_Exercise instructions_
The complete listing should be restated word for word.

------------------------------------------------------------------------

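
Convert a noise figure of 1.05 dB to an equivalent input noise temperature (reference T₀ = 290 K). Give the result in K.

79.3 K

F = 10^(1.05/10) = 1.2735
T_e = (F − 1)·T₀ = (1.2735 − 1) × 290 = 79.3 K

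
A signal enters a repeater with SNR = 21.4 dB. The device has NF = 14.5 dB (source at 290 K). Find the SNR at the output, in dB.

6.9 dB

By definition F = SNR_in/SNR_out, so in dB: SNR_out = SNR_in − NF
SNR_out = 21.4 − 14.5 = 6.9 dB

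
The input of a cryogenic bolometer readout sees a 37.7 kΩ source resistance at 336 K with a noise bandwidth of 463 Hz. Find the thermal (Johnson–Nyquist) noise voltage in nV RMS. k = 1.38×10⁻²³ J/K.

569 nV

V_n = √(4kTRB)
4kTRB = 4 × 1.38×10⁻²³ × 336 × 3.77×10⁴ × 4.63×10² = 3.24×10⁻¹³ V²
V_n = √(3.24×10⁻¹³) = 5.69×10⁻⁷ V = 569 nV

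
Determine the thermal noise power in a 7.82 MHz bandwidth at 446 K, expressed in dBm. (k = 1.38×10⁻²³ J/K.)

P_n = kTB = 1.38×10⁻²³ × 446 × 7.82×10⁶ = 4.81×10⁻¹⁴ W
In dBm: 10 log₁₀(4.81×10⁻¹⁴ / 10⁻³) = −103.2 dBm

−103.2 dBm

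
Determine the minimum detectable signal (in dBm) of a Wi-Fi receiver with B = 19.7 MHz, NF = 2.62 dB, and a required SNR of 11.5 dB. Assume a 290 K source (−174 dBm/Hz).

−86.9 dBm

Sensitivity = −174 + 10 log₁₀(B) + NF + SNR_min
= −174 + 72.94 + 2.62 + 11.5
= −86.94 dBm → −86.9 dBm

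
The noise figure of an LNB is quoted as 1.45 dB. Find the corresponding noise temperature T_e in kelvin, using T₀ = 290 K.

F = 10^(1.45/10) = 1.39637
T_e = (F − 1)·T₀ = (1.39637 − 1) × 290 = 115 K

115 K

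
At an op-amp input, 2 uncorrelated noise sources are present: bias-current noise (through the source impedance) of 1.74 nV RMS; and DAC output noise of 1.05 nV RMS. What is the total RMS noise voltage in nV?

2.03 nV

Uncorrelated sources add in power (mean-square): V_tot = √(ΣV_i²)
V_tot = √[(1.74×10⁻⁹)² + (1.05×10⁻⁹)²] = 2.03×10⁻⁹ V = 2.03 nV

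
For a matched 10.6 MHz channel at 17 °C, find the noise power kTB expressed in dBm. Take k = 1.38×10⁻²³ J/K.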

------------------------------------------------------------------------

_Result for this task_
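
Convert a noise figure of 1.05 dB to an equivalent input noise temperature (reference T₀ = 290 K). Give the result in K.

79.3 K

F = 10^(1.05/10) = 1.2735
T_e = (F − 1)·T₀ = (1.2735 − 1) × 290 = 79.3 K

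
A signal enters a repeater with SNR = 21.4 dB. The device has NF = 14.5 dB (source at 290 K). Find the SNR at the output, in dB.

6.9 dB

By definition F = SNR_in/SNR_out, so in dB: SNR_out = SNR_in − NF
SNR_out = 21.4 − 14.5 = 6.9 dB

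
The input of a cryogenic bolometer readout sees a 37.7 kΩ source resistance at 336 K with a noise bandwidth of 463 Hz. Find the thermal (Johnson–Nyquist) noise voltage in nV RMS. k = 1.38×10⁻²³ J/K.

569 nV

V_n = √(4kTRB)
4kTRB = 4 × 1.38×10⁻²³ × 336 × 3.77×10⁴ × 4.63×10² = 3.24×10⁻¹³ V²
V_n = √(3.24×10⁻¹³) = 5.69×10⁻⁷ V = 569 nV

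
Determine the thermal noise power in a 7.82 MHz bandwidth at 446 K, expressed in dBm. (k = 1.38×10⁻²³ J/K.)

P_n = kTB = 1.38×10⁻²³ × 446 × 7.82×10⁶ = 4.81×10⁻¹⁴ W
In dBm: 10 log₁₀(4.81×10⁻¹⁴ / 10⁻³) = −103.2 dBm

−103.2 dBm

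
Determine the minimum detectable signal (in dBm) of a Wi-Fi receiver with B = 19.7 MHz, NF = 2.62 dB, and a required SNR of 11.5 dB. Assume a 290 K source (−174 dBm/Hz).

−86.9 dBm

Sensitivity = −174 + 10 log₁₀(B) + NF + SNR_min
= −174 + 72.94 + 2.62 + 11.5
= −86.94 dBm → −86.9 dBm

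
The noise figure of an LNB is quoted as 1.45 dB. Find the corresponding noise temperature T_e in kelvin, using T₀ = 290 K.

F = 10^(1.45/10) = 1.39637
T_e = (F − 1)·T₀ = (1.39637 − 1) × 290 = 115 K

115 K

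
At an op-amp input, 2 uncorrelated noise sources are present: bias-current noise (through the source impedance) of 1.74 nV RMS; and DAC output noise of 1.05 nV RMS. What is the total RMS noise voltage in nV?

2.03 nV

Uncorrelated sources add in power (mean-square): V_tot = √(ΣV_i²)
V_tot = √[(1.74×10⁻⁹)² + (1.05×10⁻⁹)²] = 2.03×10⁻⁹ V = 2.03 nV

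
For a matched 10.6 MHz channel at 17 °C, find the noise power kTB expressed in dBm. Take k = 1.38×10⁻²³ J/K.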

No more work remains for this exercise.